▸ Listed entries
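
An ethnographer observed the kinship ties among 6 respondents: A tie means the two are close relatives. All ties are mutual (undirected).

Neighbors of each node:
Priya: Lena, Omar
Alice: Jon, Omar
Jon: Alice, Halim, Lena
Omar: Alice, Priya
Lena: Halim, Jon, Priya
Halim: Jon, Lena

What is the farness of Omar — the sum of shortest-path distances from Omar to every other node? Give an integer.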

--

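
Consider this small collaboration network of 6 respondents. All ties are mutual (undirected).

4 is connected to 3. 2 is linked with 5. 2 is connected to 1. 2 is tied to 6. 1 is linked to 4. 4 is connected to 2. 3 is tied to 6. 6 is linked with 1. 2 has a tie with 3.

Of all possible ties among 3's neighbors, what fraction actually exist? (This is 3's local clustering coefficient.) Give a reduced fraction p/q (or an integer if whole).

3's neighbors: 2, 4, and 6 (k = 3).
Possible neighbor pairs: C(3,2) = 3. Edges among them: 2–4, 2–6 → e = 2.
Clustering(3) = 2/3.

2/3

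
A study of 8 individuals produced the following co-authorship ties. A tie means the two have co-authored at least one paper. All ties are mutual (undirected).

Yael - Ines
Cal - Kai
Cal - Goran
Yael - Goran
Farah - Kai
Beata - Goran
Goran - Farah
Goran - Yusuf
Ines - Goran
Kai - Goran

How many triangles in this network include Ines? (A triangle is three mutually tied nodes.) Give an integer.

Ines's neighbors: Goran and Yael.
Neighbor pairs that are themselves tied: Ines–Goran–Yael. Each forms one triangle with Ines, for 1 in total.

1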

▸ Exercise brief
Of the lines above, output exactly those from the line bearing "Priya: Lena, Omar" through the line bearing "What is the", inclusive.

▸ Expected answer
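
Priya: Lena, Omar
Alice: Jon, Omar
Jon: Alice, Halim, Lena
Omar: Alice, Priya
Lena: Halim, Jon, Priya
Halim: Jon, Lena

What is the farness of Omar — the sum of shortest-path distances from Omar to every other node? Give an integer.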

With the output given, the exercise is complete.